● WHAT THE TASK ASKS: Search the listing below for the string "Laplace" and copy every line where it occurs.
***** INPUT RECORDS *****
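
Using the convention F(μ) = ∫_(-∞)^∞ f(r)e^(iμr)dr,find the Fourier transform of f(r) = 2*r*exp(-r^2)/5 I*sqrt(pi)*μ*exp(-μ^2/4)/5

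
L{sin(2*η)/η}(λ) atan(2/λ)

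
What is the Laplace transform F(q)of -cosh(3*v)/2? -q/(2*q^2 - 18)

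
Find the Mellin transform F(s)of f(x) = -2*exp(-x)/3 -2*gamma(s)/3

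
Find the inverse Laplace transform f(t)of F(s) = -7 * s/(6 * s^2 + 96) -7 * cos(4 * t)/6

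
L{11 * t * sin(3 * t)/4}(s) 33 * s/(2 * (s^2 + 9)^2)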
*****
● RESPONSE:
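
What is the Laplace transform F(q)of -cosh(3*v)/2? -q/(2*q^2 - 18)
Find the inverse Laplace transform f(t)of F(s) = -7 * s/(6 * s^2 + 96) -7 * cos(4 * t)/6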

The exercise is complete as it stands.